PROBLEM STATEMENT:
Every record must be restated exactly as written.

EXTRACTED ENTRIES:
+ + + + +

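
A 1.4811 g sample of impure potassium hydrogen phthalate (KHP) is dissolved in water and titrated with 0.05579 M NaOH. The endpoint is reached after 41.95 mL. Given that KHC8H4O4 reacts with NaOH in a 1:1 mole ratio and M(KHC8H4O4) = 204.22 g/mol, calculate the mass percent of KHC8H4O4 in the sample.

n(NaOH) = 0.05579 x 0.04195 = 0.002340 mol.
n(KHC8H4O4) = 0.002340 / 1 = 0.002340 mol.
mass of KHC8H4O4 = 0.002340 x 204.22 = 0.4780 g.
% purity = 0.4780 / 1.4811 x 100 = 32.3%.

32.3%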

+ + + + +

OUTPUT FOR THIS EXERCISE:
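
A 1.4811 g sample of impure potassium hydrogen phthalate (KHP) is dissolved in water and titrated with 0.05579 M NaOH. The endpoint is reached after 41.95 mL. Given that KHC8H4O4 reacts with NaOH in a 1:1 mole ratio and M(KHC8H4O4) = 204.22 g/mol, calculate the mass percent of KHC8H4O4 in the sample.

n(NaOH) = 0.05579 x 0.04195 = 0.002340 mol.
n(KHC8H4O4) = 0.002340 / 1 = 0.002340 mol.
mass of KHC8H4O4 = 0.002340 x 204.22 = 0.4780 g.
% purity = 0.4780 / 1.4811 x 100 = 32.3%.

32.3%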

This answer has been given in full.